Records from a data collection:
━━━━━━━━━━━━━━━━━━━━

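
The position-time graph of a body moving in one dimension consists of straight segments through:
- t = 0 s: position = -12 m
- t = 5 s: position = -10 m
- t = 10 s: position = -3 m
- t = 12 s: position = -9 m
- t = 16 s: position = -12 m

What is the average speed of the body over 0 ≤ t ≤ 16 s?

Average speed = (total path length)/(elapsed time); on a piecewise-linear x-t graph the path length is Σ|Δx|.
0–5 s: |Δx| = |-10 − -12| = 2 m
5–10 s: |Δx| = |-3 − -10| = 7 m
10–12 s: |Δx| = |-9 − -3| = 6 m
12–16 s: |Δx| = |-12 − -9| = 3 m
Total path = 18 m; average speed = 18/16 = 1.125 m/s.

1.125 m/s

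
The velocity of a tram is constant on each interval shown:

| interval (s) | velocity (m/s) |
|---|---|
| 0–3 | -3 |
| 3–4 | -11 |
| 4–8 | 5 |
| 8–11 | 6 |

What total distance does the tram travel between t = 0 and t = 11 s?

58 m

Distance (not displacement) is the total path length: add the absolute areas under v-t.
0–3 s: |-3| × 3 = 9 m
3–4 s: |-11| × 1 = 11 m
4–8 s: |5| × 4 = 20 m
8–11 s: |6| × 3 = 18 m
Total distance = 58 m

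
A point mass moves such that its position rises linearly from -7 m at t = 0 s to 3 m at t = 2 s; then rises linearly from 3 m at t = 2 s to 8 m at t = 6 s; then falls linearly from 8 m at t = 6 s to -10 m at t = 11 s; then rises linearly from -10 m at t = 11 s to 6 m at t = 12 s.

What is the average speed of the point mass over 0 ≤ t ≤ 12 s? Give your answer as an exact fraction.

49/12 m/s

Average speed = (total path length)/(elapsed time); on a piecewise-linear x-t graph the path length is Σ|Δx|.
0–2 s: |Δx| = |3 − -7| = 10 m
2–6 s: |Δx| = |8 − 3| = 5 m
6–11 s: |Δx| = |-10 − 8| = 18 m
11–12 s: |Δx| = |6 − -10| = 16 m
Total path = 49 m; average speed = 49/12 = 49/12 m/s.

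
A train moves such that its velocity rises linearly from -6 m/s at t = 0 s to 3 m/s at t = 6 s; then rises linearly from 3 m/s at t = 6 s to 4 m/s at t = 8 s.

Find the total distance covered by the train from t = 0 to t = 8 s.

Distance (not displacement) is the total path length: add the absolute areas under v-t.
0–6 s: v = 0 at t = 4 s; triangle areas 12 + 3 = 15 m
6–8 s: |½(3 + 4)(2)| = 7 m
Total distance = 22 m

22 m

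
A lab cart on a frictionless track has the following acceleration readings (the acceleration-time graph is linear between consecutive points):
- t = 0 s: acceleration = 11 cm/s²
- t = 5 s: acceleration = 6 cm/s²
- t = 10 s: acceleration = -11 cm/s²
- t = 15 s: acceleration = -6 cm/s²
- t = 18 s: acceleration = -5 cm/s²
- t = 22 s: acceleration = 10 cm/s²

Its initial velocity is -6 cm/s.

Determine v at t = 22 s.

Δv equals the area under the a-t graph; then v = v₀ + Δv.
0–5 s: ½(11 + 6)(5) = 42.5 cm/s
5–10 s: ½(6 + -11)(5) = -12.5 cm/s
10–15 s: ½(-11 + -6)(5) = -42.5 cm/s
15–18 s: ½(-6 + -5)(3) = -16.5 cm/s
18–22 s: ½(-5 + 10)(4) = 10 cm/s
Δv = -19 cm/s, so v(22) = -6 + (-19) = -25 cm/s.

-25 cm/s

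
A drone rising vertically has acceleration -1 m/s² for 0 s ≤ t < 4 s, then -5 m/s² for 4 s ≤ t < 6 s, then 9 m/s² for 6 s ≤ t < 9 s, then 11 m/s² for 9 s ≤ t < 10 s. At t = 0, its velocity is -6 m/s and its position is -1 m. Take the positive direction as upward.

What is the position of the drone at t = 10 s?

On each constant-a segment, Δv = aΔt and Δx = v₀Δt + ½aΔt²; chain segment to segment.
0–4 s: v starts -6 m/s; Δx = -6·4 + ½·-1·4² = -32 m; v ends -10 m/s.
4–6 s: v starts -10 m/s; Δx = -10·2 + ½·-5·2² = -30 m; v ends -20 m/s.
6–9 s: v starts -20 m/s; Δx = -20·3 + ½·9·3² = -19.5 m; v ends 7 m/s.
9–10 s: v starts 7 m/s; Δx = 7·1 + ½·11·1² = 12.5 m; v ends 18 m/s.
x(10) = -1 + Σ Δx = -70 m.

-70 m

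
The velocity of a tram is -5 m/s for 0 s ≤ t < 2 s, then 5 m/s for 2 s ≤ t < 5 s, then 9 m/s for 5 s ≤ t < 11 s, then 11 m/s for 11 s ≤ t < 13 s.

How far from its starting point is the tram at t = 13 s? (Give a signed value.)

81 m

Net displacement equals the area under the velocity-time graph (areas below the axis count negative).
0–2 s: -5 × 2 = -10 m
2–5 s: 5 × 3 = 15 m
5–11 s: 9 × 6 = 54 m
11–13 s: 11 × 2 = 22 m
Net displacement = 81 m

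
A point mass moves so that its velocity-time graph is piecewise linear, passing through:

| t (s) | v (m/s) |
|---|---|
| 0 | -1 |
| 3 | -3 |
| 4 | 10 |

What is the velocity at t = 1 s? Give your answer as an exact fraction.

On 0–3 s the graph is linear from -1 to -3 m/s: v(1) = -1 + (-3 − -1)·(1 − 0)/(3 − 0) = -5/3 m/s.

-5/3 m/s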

━━━━━━━━━━━━━━━━━━━━

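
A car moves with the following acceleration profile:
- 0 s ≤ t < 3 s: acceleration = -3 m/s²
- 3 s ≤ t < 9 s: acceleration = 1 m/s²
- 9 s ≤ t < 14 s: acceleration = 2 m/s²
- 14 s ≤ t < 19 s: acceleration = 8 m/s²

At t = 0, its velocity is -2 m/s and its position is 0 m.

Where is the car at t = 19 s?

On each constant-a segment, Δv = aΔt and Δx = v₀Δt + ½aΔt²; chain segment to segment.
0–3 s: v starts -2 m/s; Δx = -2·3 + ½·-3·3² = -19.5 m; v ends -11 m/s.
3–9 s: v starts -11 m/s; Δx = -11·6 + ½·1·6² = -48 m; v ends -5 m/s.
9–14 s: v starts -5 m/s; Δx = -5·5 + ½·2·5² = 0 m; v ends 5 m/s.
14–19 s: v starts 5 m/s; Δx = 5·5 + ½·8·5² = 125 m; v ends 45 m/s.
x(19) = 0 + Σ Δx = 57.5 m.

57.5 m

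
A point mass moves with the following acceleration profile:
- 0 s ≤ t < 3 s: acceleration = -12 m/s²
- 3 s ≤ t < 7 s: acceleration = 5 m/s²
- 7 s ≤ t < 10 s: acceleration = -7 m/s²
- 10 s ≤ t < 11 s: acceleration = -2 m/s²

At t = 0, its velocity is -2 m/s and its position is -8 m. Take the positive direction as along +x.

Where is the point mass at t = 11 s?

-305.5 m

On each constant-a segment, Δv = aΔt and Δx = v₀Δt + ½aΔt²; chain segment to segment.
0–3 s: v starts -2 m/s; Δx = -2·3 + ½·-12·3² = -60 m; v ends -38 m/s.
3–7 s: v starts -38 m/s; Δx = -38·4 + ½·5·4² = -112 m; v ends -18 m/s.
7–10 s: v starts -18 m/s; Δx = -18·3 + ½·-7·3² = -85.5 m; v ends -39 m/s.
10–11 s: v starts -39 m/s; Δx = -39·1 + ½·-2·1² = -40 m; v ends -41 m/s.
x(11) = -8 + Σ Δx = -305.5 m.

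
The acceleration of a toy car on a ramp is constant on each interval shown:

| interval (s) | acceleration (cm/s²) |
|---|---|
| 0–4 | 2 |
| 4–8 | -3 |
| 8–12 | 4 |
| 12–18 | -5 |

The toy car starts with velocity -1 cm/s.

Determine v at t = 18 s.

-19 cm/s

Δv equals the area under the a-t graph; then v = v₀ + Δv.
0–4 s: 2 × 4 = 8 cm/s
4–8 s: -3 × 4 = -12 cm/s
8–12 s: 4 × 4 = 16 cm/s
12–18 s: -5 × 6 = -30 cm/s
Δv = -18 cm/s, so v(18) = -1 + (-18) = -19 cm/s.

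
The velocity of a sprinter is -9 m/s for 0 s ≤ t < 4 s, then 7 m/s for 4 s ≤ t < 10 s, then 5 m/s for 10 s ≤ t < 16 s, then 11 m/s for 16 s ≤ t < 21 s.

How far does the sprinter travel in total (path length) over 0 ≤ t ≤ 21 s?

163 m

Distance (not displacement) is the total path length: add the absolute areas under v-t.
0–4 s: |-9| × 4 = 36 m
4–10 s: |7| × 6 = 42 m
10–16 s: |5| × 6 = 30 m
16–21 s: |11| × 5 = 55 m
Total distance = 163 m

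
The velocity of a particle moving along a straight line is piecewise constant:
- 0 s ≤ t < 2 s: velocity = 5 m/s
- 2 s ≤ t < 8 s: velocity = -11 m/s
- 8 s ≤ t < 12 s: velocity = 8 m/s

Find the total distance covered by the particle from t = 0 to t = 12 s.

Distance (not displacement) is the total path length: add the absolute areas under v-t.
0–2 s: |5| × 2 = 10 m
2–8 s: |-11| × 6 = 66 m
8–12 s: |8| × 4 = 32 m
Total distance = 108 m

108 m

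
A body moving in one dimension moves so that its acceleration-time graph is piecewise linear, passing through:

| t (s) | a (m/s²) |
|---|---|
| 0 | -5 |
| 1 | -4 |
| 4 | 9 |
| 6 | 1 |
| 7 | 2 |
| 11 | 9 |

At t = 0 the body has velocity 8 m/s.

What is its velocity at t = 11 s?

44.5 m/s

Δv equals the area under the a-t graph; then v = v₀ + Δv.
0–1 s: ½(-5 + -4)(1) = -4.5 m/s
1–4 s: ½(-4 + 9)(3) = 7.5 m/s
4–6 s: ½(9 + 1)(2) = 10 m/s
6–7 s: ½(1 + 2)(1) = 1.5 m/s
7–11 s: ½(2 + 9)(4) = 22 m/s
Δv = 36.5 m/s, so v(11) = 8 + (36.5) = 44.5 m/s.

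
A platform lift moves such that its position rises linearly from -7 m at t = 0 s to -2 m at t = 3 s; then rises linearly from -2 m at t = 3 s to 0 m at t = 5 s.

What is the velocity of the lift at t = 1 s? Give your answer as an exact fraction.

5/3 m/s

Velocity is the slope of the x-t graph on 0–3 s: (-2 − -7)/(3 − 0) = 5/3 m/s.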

━━━━━━━━━━━━━━━━━━━━

* _WHAT IS REQUIRED_
When a line in the records holds the string "moves", copy that line.

* _RESPONSE TO THE TASK_
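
A point mass moves such that its position rises linearly from -7 m at t = 0 s to 3 m at t = 2 s; then rises linearly from 3 m at t = 2 s to 8 m at t = 6 s; then falls linearly from 8 m at t = 6 s to -10 m at t = 11 s; then rises linearly from -10 m at t = 11 s to 6 m at t = 12 s.
A train moves such that its velocity rises linearly from -6 m/s at t = 0 s to 3 m/s at t = 6 s; then rises linearly from 3 m/s at t = 6 s to 4 m/s at t = 8 s.
A point mass moves so that its velocity-time graph is piecewise linear, passing through:
A car moves with the following acceleration profile:
A point mass moves with the following acceleration profile:
A body moving in one dimension moves so that its acceleration-time graph is piecewise linear, passing through:
A platform lift moves such that its position rises linearly from -7 m at t = 0 s to -2 m at t = 3 s; then rises linearly from -2 m at t = 3 s to 0 m at t = 5 s.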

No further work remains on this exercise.